What the task asks –
Please transcribe exactly, and only, the lines of the data below between the line holding "τ = (-0.14, 0.10, 0.07)" and the line holding "Give ω' after", inclusive.

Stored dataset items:
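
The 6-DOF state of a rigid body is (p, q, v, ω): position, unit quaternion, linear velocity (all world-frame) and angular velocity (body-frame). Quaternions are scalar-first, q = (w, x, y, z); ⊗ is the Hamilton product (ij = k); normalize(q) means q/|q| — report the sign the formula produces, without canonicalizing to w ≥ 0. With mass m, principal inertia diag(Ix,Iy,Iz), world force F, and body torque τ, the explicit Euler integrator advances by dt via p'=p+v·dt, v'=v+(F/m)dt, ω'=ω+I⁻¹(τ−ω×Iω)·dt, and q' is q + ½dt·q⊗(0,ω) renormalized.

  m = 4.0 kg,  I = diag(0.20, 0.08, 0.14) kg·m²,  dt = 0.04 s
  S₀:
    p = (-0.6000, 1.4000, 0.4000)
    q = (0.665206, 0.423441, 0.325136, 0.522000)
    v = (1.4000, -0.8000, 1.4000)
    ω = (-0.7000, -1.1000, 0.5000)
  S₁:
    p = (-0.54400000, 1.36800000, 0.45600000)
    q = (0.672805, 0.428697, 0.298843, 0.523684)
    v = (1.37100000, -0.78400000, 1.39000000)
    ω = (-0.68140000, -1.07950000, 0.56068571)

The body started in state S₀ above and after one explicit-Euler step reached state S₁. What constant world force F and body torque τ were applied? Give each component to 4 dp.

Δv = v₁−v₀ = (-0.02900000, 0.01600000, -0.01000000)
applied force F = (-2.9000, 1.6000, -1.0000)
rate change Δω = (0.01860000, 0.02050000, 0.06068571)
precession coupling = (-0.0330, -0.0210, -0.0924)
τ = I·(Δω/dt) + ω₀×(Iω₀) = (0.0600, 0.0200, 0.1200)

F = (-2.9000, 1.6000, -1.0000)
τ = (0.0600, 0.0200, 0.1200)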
* * *
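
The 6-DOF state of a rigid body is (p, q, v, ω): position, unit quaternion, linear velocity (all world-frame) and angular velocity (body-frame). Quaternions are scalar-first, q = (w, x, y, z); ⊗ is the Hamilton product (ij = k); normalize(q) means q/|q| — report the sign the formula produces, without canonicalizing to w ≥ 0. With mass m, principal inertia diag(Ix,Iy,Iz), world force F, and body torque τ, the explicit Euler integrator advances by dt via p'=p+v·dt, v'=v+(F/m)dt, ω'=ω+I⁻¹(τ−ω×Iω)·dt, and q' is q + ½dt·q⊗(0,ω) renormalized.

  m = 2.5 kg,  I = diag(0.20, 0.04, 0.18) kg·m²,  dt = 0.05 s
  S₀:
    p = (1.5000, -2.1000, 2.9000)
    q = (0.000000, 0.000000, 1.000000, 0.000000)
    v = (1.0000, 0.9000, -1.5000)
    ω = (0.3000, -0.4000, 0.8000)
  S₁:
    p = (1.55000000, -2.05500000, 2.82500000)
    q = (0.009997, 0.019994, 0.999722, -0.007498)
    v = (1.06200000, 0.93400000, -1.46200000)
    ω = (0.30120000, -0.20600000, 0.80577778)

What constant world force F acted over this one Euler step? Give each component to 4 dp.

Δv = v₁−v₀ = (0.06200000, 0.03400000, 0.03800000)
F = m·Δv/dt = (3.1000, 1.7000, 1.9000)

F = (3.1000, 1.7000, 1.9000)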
* * *
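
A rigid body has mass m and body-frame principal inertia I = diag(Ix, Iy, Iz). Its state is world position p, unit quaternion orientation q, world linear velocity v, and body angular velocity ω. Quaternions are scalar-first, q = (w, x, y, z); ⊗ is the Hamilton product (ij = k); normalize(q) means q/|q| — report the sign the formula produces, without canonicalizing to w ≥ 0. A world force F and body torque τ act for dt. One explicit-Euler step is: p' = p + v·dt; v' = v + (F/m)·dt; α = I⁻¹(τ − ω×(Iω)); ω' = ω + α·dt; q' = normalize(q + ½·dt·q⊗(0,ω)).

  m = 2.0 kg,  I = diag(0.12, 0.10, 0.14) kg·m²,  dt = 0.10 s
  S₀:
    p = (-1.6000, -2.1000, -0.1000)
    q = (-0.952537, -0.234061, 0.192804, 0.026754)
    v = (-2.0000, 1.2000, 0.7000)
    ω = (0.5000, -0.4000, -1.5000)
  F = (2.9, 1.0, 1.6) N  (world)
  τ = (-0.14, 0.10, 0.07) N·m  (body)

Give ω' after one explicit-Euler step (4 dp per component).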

Output –
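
  τ = (-0.14, 0.10, 0.07) N·m  (body)

Give ω' after one explicit-Euler step (4 dp per component).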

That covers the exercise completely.